- Task to carry out -
Among the records, find the lines that hold the string "flatten" and return them.

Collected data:

::::

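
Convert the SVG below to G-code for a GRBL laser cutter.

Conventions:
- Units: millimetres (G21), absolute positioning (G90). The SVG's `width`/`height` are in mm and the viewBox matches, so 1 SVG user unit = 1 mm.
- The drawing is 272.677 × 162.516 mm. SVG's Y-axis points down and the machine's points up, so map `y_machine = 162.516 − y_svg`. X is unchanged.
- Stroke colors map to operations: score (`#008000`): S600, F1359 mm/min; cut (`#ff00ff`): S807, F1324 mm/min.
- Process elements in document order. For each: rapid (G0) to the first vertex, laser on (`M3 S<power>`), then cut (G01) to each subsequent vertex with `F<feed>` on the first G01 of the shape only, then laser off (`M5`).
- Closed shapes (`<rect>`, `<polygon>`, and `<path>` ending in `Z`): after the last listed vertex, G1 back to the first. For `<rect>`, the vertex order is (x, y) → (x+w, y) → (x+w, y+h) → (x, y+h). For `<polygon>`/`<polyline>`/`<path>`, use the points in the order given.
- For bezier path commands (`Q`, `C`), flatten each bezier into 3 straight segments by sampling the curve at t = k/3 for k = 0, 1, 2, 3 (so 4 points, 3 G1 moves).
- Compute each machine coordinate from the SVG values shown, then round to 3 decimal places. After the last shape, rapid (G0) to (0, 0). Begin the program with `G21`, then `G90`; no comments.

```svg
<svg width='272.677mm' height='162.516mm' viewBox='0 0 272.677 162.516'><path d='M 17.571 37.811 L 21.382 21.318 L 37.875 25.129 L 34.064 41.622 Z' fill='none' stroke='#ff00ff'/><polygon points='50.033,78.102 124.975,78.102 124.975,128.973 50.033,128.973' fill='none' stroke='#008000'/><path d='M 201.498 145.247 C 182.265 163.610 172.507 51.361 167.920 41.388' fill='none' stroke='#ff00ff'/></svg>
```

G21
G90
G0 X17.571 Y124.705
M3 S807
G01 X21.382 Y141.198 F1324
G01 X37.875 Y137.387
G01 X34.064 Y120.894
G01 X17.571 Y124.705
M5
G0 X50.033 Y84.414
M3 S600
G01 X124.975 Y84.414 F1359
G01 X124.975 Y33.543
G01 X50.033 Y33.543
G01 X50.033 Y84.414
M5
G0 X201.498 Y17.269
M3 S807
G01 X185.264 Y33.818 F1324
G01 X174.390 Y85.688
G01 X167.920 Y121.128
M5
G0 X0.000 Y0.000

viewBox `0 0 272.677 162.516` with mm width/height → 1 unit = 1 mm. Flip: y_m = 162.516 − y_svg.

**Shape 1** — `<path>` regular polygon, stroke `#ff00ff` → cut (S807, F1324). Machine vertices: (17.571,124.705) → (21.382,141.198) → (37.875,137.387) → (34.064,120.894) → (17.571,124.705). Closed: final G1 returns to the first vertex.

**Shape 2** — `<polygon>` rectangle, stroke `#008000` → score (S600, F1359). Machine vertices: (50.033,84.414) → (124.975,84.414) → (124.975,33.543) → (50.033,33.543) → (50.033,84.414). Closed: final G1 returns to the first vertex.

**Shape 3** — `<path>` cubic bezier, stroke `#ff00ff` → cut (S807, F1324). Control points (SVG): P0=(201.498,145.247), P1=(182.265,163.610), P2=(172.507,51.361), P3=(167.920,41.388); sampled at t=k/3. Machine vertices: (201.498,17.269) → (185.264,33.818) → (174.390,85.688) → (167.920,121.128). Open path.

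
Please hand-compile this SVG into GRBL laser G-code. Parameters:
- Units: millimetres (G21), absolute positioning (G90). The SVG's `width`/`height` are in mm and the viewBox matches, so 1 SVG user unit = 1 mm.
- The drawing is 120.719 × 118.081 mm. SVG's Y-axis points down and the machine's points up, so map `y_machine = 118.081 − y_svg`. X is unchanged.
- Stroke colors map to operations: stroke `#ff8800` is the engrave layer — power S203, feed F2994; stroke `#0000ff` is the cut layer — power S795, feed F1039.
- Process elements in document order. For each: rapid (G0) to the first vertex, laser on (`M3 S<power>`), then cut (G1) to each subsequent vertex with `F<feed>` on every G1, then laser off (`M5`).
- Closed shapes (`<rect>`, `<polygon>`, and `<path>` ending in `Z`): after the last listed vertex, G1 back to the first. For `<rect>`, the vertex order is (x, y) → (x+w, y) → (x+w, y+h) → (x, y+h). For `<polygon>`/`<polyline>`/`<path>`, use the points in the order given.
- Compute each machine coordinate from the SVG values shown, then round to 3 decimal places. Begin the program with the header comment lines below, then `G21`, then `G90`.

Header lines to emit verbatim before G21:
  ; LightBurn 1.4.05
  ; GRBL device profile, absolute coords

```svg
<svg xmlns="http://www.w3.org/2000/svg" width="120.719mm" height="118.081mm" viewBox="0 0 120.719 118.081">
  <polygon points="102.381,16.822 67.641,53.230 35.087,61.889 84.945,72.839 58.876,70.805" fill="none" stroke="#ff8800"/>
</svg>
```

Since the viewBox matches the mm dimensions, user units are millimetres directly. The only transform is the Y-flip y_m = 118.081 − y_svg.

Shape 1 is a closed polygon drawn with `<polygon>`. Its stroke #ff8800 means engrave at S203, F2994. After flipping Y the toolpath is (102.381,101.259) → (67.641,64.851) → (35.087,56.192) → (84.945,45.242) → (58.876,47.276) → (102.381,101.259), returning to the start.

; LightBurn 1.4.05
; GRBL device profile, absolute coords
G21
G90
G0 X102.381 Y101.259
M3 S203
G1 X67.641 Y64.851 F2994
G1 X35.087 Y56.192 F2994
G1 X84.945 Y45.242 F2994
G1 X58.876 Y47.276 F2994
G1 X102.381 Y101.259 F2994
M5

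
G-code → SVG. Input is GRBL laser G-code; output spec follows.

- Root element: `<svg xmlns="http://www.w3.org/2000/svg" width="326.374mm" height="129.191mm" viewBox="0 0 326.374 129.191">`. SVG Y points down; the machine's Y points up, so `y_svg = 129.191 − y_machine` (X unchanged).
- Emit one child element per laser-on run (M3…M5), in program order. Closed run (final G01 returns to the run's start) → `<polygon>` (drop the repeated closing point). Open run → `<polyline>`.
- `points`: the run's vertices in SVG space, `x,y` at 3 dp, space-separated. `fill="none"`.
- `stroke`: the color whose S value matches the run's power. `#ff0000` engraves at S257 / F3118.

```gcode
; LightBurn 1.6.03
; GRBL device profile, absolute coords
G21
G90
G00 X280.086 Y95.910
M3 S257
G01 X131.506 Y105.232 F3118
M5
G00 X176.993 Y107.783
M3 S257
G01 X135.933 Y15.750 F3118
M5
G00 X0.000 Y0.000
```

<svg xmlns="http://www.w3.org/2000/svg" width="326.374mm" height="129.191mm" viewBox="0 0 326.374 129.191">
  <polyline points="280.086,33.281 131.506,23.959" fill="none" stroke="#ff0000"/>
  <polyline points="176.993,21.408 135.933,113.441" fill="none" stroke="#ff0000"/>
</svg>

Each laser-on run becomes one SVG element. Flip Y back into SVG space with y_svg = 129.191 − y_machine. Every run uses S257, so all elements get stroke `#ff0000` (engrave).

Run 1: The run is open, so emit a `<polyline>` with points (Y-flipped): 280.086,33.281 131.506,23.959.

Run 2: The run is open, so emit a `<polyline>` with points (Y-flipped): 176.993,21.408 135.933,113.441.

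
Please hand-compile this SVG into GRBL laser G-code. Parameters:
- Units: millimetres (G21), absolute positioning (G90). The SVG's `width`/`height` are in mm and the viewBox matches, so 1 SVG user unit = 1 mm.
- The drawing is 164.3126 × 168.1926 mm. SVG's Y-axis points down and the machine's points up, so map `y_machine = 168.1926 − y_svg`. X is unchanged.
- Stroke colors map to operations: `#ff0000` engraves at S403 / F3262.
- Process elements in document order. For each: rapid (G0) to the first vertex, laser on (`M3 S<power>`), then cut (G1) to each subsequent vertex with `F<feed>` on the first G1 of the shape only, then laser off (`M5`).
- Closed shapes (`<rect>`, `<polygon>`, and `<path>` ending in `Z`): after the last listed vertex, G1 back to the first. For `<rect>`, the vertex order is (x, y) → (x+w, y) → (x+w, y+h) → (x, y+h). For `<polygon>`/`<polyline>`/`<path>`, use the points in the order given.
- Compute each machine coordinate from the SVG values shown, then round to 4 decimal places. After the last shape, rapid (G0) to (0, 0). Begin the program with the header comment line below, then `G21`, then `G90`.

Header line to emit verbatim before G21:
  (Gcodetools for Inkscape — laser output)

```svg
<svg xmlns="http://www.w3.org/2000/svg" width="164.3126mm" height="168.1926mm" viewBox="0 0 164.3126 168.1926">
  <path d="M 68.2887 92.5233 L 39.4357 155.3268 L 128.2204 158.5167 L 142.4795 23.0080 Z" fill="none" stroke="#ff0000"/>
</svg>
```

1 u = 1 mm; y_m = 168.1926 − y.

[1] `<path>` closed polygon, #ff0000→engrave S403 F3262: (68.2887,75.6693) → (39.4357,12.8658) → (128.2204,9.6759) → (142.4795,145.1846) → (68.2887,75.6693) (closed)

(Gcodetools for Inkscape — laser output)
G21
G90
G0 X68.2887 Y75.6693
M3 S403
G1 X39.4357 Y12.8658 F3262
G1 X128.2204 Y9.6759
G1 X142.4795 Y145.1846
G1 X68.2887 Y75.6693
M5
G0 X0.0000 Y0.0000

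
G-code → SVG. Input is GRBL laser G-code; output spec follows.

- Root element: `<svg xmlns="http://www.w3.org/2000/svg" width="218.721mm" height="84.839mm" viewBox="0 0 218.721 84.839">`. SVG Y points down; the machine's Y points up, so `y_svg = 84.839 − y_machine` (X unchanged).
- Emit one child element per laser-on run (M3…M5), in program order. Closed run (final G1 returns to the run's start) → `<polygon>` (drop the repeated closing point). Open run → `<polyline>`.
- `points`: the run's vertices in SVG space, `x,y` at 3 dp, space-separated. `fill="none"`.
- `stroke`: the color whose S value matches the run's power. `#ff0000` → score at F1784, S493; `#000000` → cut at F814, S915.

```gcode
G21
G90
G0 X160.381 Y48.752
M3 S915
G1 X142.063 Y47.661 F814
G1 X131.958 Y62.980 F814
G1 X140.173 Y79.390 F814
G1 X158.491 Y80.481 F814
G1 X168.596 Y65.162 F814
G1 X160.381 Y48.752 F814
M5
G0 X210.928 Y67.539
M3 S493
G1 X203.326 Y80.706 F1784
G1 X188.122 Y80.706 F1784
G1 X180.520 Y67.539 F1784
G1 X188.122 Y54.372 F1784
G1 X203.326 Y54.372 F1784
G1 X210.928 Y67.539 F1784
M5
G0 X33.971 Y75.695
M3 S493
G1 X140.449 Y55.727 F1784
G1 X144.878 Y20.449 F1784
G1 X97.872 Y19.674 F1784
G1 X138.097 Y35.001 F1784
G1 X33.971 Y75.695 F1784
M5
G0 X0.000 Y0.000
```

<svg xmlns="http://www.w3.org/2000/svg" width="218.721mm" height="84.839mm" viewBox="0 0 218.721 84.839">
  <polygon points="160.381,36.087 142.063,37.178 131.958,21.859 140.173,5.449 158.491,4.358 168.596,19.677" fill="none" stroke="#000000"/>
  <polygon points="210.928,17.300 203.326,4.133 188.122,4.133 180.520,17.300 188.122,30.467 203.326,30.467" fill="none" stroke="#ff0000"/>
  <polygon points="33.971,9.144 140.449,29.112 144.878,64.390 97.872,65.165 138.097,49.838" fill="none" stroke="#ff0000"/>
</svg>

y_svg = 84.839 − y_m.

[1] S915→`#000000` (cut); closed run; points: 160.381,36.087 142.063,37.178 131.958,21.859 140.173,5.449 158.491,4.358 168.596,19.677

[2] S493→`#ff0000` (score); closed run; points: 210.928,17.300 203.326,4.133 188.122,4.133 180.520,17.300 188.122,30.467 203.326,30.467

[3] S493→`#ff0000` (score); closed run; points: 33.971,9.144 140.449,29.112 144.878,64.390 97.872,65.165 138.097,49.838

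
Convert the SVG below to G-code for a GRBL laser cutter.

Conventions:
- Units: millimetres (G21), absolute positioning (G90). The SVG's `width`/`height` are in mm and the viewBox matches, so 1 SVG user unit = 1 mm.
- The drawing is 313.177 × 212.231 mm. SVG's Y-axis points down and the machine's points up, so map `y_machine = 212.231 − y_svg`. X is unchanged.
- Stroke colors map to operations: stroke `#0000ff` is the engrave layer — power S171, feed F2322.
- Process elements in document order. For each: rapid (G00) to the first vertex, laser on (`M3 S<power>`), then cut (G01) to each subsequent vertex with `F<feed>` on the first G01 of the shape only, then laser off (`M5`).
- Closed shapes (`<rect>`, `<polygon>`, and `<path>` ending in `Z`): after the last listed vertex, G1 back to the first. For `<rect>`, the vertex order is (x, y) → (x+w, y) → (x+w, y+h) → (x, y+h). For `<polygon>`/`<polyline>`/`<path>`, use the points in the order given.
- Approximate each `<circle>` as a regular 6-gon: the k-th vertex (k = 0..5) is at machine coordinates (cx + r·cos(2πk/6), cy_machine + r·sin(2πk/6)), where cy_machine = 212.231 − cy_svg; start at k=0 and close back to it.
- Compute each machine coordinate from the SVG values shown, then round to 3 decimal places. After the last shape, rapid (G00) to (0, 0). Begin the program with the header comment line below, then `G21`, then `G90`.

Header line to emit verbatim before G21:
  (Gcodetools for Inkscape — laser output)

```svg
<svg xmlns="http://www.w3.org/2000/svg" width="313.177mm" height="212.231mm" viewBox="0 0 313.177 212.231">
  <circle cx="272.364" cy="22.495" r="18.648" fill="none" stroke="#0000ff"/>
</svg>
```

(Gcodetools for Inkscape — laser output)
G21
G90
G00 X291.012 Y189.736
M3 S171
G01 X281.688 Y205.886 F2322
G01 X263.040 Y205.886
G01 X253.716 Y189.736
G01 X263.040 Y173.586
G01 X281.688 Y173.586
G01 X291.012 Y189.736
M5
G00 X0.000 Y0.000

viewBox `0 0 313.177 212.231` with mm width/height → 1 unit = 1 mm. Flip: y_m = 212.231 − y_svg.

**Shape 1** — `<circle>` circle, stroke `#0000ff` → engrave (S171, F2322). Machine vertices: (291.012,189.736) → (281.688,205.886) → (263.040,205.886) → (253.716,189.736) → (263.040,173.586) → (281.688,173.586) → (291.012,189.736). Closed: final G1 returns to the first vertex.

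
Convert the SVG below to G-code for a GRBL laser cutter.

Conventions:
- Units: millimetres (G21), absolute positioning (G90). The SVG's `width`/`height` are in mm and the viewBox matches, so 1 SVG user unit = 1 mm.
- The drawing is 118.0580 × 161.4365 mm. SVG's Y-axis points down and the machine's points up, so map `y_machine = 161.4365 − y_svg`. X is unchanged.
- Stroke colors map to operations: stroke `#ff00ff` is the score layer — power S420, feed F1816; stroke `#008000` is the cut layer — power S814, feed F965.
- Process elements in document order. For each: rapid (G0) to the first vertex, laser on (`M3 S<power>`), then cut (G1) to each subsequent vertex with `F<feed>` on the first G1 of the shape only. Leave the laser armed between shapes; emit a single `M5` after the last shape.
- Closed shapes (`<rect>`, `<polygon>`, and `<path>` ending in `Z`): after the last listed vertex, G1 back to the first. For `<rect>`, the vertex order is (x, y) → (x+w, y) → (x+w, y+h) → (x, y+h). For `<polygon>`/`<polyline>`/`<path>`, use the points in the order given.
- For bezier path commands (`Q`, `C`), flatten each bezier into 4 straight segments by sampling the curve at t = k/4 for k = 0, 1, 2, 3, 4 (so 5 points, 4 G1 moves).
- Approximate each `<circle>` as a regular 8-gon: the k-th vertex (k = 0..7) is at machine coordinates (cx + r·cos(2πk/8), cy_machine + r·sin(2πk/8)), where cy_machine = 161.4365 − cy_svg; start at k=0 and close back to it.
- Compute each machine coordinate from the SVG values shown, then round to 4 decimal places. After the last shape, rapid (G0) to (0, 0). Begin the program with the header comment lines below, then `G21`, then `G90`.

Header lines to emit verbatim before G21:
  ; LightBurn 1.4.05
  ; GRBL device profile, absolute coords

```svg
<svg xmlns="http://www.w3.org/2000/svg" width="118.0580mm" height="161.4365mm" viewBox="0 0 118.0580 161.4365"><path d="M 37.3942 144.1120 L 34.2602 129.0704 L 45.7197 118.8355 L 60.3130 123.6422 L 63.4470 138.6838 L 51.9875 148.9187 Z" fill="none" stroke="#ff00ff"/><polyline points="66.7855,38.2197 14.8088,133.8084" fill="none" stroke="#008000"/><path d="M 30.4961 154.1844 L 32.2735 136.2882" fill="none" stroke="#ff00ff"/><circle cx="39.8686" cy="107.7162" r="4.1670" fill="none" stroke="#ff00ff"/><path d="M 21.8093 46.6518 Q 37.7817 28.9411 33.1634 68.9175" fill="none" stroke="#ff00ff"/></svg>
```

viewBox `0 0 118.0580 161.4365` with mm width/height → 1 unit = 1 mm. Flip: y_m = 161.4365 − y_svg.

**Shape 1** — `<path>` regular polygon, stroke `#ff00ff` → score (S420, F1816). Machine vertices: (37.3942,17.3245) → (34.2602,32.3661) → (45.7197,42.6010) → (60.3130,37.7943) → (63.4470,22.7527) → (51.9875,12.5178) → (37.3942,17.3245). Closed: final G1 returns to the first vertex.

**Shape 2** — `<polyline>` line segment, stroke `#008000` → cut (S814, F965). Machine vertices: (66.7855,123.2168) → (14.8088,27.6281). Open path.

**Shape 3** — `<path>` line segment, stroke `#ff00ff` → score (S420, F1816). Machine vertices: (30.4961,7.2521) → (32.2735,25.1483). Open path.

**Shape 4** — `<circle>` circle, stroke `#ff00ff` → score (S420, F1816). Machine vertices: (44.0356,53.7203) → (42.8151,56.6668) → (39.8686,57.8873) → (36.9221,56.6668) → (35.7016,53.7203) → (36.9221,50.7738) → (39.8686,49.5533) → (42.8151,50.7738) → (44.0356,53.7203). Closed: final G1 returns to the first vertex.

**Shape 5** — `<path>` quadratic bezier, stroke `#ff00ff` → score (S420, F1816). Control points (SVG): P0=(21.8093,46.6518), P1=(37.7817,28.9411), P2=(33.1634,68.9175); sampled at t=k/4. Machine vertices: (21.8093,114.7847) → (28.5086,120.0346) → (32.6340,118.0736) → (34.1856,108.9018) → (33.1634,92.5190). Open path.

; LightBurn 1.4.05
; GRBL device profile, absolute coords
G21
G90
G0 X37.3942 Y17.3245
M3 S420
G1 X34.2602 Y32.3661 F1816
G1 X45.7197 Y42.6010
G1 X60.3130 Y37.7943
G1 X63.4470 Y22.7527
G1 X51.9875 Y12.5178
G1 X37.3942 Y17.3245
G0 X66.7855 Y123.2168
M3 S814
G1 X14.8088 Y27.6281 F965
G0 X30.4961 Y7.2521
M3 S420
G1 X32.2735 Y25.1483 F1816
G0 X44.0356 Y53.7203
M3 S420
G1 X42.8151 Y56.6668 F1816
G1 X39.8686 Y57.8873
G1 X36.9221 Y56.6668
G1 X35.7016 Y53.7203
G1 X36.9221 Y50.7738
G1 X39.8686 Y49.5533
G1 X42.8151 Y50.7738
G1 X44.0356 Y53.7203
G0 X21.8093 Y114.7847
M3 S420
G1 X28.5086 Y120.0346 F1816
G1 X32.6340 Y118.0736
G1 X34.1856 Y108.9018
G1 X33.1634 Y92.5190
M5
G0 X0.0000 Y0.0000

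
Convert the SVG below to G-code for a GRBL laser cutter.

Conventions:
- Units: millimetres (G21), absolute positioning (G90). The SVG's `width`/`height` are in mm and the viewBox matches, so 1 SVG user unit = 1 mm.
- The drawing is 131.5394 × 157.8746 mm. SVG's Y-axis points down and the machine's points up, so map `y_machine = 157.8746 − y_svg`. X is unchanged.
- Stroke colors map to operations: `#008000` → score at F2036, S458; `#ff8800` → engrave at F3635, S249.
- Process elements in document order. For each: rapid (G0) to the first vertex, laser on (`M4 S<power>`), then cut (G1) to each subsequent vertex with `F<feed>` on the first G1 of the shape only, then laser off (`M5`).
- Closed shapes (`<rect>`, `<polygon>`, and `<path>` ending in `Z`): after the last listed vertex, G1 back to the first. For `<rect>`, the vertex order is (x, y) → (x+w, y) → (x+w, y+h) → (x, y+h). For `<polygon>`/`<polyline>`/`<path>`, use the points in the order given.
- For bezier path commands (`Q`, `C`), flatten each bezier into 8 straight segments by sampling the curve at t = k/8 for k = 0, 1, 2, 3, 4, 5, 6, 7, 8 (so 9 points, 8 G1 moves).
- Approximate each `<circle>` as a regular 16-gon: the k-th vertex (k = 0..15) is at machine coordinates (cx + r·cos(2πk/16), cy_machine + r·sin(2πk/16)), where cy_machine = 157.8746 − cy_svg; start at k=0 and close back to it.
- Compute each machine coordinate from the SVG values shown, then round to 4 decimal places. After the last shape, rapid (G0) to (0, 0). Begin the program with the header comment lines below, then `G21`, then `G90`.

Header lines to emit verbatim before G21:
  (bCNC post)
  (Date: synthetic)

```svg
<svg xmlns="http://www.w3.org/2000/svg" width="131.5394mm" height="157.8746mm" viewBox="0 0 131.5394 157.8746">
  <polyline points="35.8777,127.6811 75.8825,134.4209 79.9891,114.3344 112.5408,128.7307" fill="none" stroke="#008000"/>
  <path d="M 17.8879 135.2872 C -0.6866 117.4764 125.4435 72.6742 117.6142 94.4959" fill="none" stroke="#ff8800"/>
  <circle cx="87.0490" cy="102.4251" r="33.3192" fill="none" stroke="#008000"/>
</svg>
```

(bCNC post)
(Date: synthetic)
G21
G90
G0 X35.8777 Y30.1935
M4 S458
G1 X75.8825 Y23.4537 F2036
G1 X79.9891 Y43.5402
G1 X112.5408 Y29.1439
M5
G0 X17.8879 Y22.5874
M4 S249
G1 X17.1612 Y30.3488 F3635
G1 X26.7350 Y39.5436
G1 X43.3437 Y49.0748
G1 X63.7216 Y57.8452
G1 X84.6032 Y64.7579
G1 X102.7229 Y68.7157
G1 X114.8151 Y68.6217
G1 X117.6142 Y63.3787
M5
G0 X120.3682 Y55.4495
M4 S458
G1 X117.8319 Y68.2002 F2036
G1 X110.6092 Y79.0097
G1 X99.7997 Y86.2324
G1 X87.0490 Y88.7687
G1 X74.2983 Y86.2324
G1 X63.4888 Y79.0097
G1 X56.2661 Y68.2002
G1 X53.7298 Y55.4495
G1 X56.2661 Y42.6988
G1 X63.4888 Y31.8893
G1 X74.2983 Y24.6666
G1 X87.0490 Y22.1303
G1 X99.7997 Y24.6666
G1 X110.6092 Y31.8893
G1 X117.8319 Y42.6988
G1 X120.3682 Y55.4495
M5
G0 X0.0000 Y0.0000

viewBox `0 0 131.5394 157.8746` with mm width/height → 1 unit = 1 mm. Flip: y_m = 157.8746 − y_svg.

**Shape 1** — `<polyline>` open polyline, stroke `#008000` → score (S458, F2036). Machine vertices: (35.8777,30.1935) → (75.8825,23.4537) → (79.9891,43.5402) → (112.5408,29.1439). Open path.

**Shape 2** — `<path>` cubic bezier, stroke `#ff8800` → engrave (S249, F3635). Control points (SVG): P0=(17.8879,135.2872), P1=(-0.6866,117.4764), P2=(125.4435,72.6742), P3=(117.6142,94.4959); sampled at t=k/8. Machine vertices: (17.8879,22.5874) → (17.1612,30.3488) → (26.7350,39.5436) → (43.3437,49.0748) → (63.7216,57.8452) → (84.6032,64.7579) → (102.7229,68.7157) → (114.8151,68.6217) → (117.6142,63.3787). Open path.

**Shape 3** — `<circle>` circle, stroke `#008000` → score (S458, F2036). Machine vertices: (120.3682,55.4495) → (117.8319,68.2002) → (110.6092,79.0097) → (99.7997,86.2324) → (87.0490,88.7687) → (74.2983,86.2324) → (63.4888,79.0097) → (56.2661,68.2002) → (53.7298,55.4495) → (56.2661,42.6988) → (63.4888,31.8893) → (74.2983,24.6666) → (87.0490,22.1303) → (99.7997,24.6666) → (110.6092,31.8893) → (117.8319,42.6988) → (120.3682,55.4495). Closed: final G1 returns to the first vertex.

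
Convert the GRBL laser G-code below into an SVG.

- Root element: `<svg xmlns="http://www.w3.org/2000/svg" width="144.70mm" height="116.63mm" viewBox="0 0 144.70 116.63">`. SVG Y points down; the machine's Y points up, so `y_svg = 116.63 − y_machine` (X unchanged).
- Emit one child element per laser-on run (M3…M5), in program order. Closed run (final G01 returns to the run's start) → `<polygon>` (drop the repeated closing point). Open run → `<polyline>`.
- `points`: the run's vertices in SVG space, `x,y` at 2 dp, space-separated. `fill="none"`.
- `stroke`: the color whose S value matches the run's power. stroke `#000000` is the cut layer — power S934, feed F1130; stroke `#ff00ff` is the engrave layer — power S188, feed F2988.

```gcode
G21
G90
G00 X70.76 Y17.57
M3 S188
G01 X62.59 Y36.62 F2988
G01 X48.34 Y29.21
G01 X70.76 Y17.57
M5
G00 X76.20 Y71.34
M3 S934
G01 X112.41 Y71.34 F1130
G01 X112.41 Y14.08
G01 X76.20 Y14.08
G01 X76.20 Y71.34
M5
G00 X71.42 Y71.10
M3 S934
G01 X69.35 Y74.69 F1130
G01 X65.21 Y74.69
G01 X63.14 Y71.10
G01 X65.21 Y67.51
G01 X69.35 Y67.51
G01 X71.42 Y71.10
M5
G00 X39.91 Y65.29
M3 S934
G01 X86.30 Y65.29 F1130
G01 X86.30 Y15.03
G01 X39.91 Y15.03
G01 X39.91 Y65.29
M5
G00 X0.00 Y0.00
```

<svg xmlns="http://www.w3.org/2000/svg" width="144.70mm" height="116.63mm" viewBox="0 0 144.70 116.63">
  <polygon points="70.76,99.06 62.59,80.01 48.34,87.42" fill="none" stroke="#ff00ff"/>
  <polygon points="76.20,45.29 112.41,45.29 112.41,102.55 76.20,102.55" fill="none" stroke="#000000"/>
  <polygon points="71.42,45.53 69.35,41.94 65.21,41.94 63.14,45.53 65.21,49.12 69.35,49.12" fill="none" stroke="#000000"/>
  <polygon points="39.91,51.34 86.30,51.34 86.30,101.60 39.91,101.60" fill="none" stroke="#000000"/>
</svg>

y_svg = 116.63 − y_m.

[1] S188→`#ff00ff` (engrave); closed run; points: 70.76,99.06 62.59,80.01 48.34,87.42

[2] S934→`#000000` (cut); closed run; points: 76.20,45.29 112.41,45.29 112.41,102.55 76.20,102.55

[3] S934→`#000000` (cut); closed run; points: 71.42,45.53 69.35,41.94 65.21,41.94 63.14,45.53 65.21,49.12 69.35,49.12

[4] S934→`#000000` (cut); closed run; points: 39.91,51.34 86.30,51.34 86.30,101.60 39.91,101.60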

::::

- Task result -
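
- For bezier path commands (`Q`, `C`), flatten each bezier into 3 straight segments by sampling the curve at t = k/3 for k = 0, 1, 2, 3 (so 4 points, 3 G1 moves).
- For bezier path commands (`Q`, `C`), flatten each bezier into 4 straight segments by sampling the curve at t = k/4 for k = 0, 1, 2, 3, 4 (so 5 points, 4 G1 moves).
- For bezier path commands (`Q`, `C`), flatten each bezier into 8 straight segments by sampling the curve at t = k/8 for k = 0, 1, 2, 3, 4, 5, 6, 7, 8 (so 9 points, 8 G1 moves).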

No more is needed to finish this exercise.